* TASK GOAL *
The answer must consist solely of the lines from the one containing "ops | 9 | 2 | dave" to the end of the entries below, repeated exactly.

══ STUDY MATERIAL

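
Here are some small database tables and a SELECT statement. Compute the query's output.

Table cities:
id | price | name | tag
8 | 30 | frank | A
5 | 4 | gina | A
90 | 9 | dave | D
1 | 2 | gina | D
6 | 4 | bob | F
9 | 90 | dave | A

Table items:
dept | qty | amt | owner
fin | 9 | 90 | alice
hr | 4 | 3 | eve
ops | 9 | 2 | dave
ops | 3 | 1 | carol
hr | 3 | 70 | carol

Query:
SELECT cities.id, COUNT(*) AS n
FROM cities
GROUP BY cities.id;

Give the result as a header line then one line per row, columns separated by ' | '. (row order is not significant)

After GROUP BY (6 rows):
cities.id | n
8 | 1
5 | 1
90 | 1
1 | 1
6 | 1
9 | 1

== RESULT ==
cities.id | n
8 | 1
5 | 1
90 | 1
1 | 1
6 | 1
9 | 1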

════

* ANSWER BELOW *
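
ops | 9 | 2 | dave
ops | 3 | 1 | carol
hr | 3 | 70 | carol

Query:
SELECT cities.id, COUNT(*) AS n
FROM cities
GROUP BY cities.id;

Give the result as a header line then one line per row, columns separated by ' | '. (row order is not significant)

After GROUP BY (6 rows):
cities.id | n
8 | 1
5 | 1
90 | 1
1 | 1
6 | 1
9 | 1

== RESULT ==
cities.id | n
8 | 1
5 | 1
90 | 1
1 | 1
6 | 1
9 | 1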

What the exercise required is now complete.